== Exercise aim ==
The expected output is every entry that follows, reproduced exactly.

== Exercise inputs ==
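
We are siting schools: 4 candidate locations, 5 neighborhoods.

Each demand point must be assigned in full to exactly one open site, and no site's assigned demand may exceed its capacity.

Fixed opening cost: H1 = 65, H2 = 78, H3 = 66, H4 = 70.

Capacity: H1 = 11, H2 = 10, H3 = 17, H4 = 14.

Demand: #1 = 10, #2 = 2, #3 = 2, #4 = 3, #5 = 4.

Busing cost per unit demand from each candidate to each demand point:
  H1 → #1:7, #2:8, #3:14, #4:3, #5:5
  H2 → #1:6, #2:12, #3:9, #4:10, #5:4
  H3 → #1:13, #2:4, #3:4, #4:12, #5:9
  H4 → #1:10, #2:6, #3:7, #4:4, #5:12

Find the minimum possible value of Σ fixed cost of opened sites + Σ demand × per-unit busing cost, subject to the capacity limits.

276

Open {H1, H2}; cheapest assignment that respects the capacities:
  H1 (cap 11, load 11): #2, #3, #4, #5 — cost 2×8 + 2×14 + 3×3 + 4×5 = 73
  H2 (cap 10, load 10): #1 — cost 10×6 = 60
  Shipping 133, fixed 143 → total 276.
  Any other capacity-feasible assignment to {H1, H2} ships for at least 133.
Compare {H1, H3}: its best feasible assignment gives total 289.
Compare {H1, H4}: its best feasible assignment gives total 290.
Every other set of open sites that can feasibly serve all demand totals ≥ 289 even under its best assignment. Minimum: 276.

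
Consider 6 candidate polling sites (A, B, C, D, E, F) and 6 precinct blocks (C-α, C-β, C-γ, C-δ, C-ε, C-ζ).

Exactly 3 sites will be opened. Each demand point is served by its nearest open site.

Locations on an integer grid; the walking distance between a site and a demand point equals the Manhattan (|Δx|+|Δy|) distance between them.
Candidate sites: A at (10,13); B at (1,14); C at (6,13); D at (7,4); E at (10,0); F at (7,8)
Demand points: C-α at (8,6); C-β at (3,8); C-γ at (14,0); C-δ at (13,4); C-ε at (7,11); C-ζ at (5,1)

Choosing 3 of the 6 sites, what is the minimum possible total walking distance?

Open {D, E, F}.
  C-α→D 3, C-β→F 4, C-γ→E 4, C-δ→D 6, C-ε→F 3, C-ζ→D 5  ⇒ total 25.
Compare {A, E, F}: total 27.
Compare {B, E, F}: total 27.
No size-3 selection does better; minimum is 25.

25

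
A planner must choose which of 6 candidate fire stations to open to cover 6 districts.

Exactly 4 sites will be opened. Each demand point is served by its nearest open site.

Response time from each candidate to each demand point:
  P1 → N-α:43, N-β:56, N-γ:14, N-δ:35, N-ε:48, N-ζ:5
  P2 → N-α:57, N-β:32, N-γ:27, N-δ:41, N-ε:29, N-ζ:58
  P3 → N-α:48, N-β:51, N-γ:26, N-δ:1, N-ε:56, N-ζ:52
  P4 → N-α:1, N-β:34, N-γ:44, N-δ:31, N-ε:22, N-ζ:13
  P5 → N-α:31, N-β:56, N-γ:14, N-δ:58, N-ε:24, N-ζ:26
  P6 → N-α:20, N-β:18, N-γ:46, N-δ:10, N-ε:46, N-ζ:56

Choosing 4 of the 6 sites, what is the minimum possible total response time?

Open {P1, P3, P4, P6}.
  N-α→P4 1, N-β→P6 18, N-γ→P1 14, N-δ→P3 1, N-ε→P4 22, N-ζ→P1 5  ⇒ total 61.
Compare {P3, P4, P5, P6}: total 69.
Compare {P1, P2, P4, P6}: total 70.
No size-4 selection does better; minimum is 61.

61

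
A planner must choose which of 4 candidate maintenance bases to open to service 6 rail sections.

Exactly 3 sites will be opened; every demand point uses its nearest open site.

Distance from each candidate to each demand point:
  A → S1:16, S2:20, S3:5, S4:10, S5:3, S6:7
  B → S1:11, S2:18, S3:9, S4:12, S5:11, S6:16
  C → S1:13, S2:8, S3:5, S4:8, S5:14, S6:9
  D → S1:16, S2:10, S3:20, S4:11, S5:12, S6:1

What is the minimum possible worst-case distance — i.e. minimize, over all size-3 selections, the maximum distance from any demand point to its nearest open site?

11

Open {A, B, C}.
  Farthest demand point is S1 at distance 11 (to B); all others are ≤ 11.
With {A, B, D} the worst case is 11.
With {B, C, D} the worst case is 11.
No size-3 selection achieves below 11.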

== Expected answer ==
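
We are siting schools: 4 candidate locations, 5 neighborhoods.

Each demand point must be assigned in full to exactly one open site, and no site's assigned demand may exceed its capacity.

Fixed opening cost: H1 = 65, H2 = 78, H3 = 66, H4 = 70.

Capacity: H1 = 11, H2 = 10, H3 = 17, H4 = 14.

Demand: #1 = 10, #2 = 2, #3 = 2, #4 = 3, #5 = 4.

Busing cost per unit demand from each candidate to each demand point:
  H1 → #1:7, #2:8, #3:14, #4:3, #5:5
  H2 → #1:6, #2:12, #3:9, #4:10, #5:4
  H3 → #1:13, #2:4, #3:4, #4:12, #5:9
  H4 → #1:10, #2:6, #3:7, #4:4, #5:12

Find the minimum possible value of Σ fixed cost of opened sites + Σ demand × per-unit busing cost, subject to the capacity limits.

276

Open {H1, H2}; cheapest assignment that respects the capacities:
  H1 (cap 11, load 11): #2, #3, #4, #5 — cost 2×8 + 2×14 + 3×3 + 4×5 = 73
  H2 (cap 10, load 10): #1 — cost 10×6 = 60
  Shipping 133, fixed 143 → total 276.
  Any other capacity-feasible assignment to {H1, H2} ships for at least 133.
Compare {H1, H3}: its best feasible assignment gives total 289.
Compare {H1, H4}: its best feasible assignment gives total 290.
Every other set of open sites that can feasibly serve all demand totals ≥ 289 even under its best assignment. Minimum: 276.

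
Consider 6 candidate polling sites (A, B, C, D, E, F) and 6 precinct blocks (C-α, C-β, C-γ, C-δ, C-ε, C-ζ).

Exactly 3 sites will be opened. Each demand point is served by its nearest open site.

Locations on an integer grid; the walking distance between a site and a demand point equals the Manhattan (|Δx|+|Δy|) distance between them.
Candidate sites: A at (10,13); B at (1,14); C at (6,13); D at (7,4); E at (10,0); F at (7,8)
Demand points: C-α at (8,6); C-β at (3,8); C-γ at (14,0); C-δ at (13,4); C-ε at (7,11); C-ζ at (5,1)

Choosing 3 of the 6 sites, what is the minimum possible total walking distance?

Open {D, E, F}.
  C-α→D 3, C-β→F 4, C-γ→E 4, C-δ→D 6, C-ε→F 3, C-ζ→D 5  ⇒ total 25.
Compare {A, E, F}: total 27.
Compare {B, E, F}: total 27.
No size-3 selection does better; minimum is 25.

25

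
A planner must choose which of 6 candidate fire stations to open to cover 6 districts.

Exactly 4 sites will be opened. Each demand point is served by its nearest open site.

Response time from each candidate to each demand point:
  P1 → N-α:43, N-β:56, N-γ:14, N-δ:35, N-ε:48, N-ζ:5
  P2 → N-α:57, N-β:32, N-γ:27, N-δ:41, N-ε:29, N-ζ:58
  P3 → N-α:48, N-β:51, N-γ:26, N-δ:1, N-ε:56, N-ζ:52
  P4 → N-α:1, N-β:34, N-γ:44, N-δ:31, N-ε:22, N-ζ:13
  P5 → N-α:31, N-β:56, N-γ:14, N-δ:58, N-ε:24, N-ζ:26
  P6 → N-α:20, N-β:18, N-γ:46, N-δ:10, N-ε:46, N-ζ:56

Choosing 4 of the 6 sites, what is the minimum possible total response time?

Open {P1, P3, P4, P6}.
  N-α→P4 1, N-β→P6 18, N-γ→P1 14, N-δ→P3 1, N-ε→P4 22, N-ζ→P1 5  ⇒ total 61.
Compare {P3, P4, P5, P6}: total 69.
Compare {P1, P2, P4, P6}: total 70.
No size-4 selection does better; minimum is 61.

61

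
A planner must choose which of 4 candidate maintenance bases to open to service 6 rail sections.

Exactly 3 sites will be opened; every demand point uses its nearest open site.

Distance from each candidate to each demand point:
  A → S1:16, S2:20, S3:5, S4:10, S5:3, S6:7
  B → S1:11, S2:18, S3:9, S4:12, S5:11, S6:16
  C → S1:13, S2:8, S3:5, S4:8, S5:14, S6:9
  D → S1:16, S2:10, S3:20, S4:11, S5:12, S6:1

What is the minimum possible worst-case distance — i.e. minimize, over all size-3 selections, the maximum distance from any demand point to its nearest open site?

11

Open {A, B, C}.
  Farthest demand point is S1 at distance 11 (to B); all others are ≤ 11.
With {A, B, D} the worst case is 11.
With {B, C, D} the worst case is 11.
No size-3 selection achieves below 11.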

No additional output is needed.